▶ Work request:
Restate word for word the lines in the listing below, starting at the line containing "1. if the firm has" and ending at the line containing "- uses solicitors: no", both included; leave out the rest.

▶ Supplied information:
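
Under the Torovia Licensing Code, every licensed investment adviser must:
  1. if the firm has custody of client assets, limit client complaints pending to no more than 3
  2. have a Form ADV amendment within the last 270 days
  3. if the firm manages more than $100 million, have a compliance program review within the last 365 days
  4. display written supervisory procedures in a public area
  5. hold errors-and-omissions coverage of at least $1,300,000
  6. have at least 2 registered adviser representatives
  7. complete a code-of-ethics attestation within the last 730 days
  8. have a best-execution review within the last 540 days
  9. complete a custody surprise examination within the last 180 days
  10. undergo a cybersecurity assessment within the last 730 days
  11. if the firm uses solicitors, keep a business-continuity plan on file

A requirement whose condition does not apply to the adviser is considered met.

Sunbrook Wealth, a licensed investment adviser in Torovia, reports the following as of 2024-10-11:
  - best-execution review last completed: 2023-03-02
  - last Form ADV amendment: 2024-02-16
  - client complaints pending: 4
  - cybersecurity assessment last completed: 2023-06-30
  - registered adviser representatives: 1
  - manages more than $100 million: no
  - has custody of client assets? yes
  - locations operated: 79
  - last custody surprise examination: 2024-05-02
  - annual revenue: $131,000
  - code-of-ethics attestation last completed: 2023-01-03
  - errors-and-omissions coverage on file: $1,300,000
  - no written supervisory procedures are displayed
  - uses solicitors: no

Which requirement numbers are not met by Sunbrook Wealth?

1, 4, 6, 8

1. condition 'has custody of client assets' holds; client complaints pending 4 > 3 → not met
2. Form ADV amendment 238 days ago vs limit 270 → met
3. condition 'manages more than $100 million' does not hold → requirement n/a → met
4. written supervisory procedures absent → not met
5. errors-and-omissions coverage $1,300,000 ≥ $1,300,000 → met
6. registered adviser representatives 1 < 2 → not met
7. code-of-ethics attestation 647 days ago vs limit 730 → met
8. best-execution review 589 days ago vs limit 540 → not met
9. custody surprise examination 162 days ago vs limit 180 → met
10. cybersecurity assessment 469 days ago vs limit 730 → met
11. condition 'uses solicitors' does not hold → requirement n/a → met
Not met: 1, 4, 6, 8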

▶ Response box:
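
  1. if the firm has custody of client assets, limit client complaints pending to no more than 3
  2. have a Form ADV amendment within the last 270 days
  3. if the firm manages more than $100 million, have a compliance program review within the last 365 days
  4. display written supervisory procedures in a public area
  5. hold errors-and-omissions coverage of at least $1,300,000
  6. have at least 2 registered adviser representatives
  7. complete a code-of-ethics attestation within the last 730 days
  8. have a best-execution review within the last 540 days
  9. complete a custody surprise examination within the last 180 days
  10. undergo a cybersecurity assessment within the last 730 days
  11. if the firm uses solicitors, keep a business-continuity plan on file

A requirement whose condition does not apply to the adviser is considered met.

Sunbrook Wealth, a licensed investment adviser in Torovia, reports the following as of 2024-10-11:
  - best-execution review last completed: 2023-03-02
  - last Form ADV amendment: 2024-02-16
  - client complaints pending: 4
  - cybersecurity assessment last completed: 2023-06-30
  - registered adviser representatives: 1
  - manages more than $100 million: no
  - has custody of client assets? yes
  - locations operated: 79
  - last custody surprise examination: 2024-05-02
  - annual revenue: $131,000
  - code-of-ethics attestation last completed: 2023-01-03
  - errors-and-omissions coverage on file: $1,300,000
  - no written supervisory procedures are displayed
  - uses solicitors: no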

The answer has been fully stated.